**Task goal**. Restate all the data exactly, so that each line is the same as before.
____
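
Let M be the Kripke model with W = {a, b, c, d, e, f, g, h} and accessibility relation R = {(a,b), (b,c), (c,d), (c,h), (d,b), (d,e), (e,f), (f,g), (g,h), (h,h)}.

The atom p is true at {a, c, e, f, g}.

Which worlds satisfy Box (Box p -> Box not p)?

{b, c, f, g, h}

a: successors {b}; Box p -> Box not p there: b:F. ✗
b: successors {c}; Box p -> Box not p there: c:T. ✓
c: successors {d, h}; Box p -> Box not p there: d:T, h:T. ✓
d: successors {b, e}; Box p -> Box not p there: b:F, e:F. ✗
e: successors {f}; Box p -> Box not p there: f:F. ✗
f: successors {g}; Box p -> Box not p there: g:T. ✓
g: successors {h}; Box p -> Box not p there: h:T. ✓
h: successors {h}; Box p -> Box not p there: h:T. ✓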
____
**Completed exercise**.
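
Let M be the Kripke model with W = {a, b, c, d, e, f, g, h} and accessibility relation R = {(a,b), (b,c), (c,d), (c,h), (d,b), (d,e), (e,f), (f,g), (g,h), (h,h)}.

The atom p is true at {a, c, e, f, g}.

Which worlds satisfy Box (Box p -> Box not p)?

{b, c, f, g, h}

a: successors {b}; Box p -> Box not p there: b:F. ✗
b: successors {c}; Box p -> Box not p there: c:T. ✓
c: successors {d, h}; Box p -> Box not p there: d:T, h:T. ✓
d: successors {b, e}; Box p -> Box not p there: b:F, e:F. ✗
e: successors {f}; Box p -> Box not p there: f:F. ✗
f: successors {g}; Box p -> Box not p there: g:T. ✓
g: successors {h}; Box p -> Box not p there: h:T. ✓
h: successors {h}; Box p -> Box not p there: h:T. ✓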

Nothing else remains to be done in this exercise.